Scan the listing below and copy each line holding the word "legs".
───
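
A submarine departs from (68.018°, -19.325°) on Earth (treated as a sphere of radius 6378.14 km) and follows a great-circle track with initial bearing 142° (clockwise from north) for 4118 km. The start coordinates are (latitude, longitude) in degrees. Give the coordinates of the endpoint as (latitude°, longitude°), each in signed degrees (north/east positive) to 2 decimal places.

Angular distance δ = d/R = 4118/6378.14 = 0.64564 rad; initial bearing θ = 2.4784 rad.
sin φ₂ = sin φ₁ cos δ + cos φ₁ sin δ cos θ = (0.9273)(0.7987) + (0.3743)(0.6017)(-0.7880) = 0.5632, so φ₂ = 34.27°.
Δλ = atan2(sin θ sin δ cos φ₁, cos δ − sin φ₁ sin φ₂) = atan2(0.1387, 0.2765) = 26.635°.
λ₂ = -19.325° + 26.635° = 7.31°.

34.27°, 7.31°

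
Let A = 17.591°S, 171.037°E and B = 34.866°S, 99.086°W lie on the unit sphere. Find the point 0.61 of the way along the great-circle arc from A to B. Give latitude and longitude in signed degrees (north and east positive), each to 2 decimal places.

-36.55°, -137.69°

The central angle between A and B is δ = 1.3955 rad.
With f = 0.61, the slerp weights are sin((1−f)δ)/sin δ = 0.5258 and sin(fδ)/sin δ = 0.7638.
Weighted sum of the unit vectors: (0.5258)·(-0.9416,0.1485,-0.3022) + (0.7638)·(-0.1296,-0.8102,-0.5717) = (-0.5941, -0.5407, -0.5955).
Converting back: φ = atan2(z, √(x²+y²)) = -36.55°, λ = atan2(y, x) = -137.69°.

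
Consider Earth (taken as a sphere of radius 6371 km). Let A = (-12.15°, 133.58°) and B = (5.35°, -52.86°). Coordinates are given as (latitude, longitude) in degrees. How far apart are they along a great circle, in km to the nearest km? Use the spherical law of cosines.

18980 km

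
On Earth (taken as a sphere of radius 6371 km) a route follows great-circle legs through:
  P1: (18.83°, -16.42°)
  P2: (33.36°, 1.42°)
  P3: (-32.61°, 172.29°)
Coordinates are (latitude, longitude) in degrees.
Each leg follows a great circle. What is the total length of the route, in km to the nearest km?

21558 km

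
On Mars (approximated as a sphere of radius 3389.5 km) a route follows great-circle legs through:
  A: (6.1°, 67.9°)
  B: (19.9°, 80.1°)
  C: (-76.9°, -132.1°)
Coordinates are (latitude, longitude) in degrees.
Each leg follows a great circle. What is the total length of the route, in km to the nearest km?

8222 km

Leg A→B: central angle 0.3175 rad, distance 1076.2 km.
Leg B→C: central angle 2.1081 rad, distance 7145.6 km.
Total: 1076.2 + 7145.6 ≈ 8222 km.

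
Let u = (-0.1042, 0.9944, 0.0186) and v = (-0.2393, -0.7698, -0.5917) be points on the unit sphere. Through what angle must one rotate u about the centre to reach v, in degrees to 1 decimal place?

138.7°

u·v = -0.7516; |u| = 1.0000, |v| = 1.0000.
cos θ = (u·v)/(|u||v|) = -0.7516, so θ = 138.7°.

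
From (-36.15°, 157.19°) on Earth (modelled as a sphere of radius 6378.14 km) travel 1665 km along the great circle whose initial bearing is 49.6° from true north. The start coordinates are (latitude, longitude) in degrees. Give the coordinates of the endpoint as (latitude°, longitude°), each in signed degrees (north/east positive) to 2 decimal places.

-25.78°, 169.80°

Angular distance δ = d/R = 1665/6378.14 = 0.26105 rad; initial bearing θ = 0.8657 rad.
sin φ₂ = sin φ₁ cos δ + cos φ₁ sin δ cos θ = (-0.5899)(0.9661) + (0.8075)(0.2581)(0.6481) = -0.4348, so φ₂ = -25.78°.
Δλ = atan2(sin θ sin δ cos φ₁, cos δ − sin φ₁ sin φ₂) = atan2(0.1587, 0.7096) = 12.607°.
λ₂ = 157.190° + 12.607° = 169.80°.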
───
• Answer section
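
On Earth (taken as a sphere of radius 6371 km) a route follows great-circle legs through:
On Mars (approximated as a sphere of radius 3389.5 km) a route follows great-circle legs through: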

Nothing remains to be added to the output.